Copy the listing exactly. Omit nothing.

* **The data**

- Opening Delimiter -

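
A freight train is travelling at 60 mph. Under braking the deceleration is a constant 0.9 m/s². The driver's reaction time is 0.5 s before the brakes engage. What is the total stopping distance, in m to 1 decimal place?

Total stopping distance ≈ 413.1 m

60 mph × 0.44704 = 26.8224 m/s.
Reaction distance = v·t_r = 26.8224 × 0.5 = 13.411 m.
Braking distance = v²/(2a) = 26.8224² / (2 × 0.900) = 719.441 / 1.800 = 399.689 m.
Total = 13.411 + 399.689 = 413.100 m.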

- Closing Delimiter -

* **Response to this exercise**
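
A freight train is travelling at 60 mph. Under braking the deceleration is a constant 0.9 m/s². The driver's reaction time is 0.5 s before the brakes engage. What is the total stopping distance, in m to 1 decimal place?

Total stopping distance ≈ 413.1 m

60 mph × 0.44704 = 26.8224 m/s.
Reaction distance = v·t_r = 26.8224 × 0.5 = 13.411 m.
Braking distance = v²/(2a) = 26.8224² / (2 × 0.900) = 719.441 / 1.800 = 399.689 m.
Total = 13.411 + 399.689 = 413.100 m.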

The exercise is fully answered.